§ **Instructions for the task**
Among the entries below, find the lines holding "units" and copy them.

---

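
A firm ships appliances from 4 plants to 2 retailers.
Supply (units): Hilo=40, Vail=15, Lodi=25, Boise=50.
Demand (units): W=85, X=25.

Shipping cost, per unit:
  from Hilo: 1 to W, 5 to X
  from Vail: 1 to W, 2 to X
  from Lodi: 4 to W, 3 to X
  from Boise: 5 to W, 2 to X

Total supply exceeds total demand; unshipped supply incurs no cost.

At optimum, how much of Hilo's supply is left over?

0

Minimum-cost shipments:
  Hilo→W: 40 × 1 = 40
  Vail→W: 15 × 1 = 15
  Lodi→W: 25 × 4 = 100
  Boise→W: 5 × 5 = 25
  Boise→X: 25 × 2 = 50
Total cost = 230.
Hilo ships 40 of its 40, leaving 0.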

---

§ **Completed exercise**
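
Supply (units): Hilo=40, Vail=15, Lodi=25, Boise=50.
Demand (units): W=85, X=25.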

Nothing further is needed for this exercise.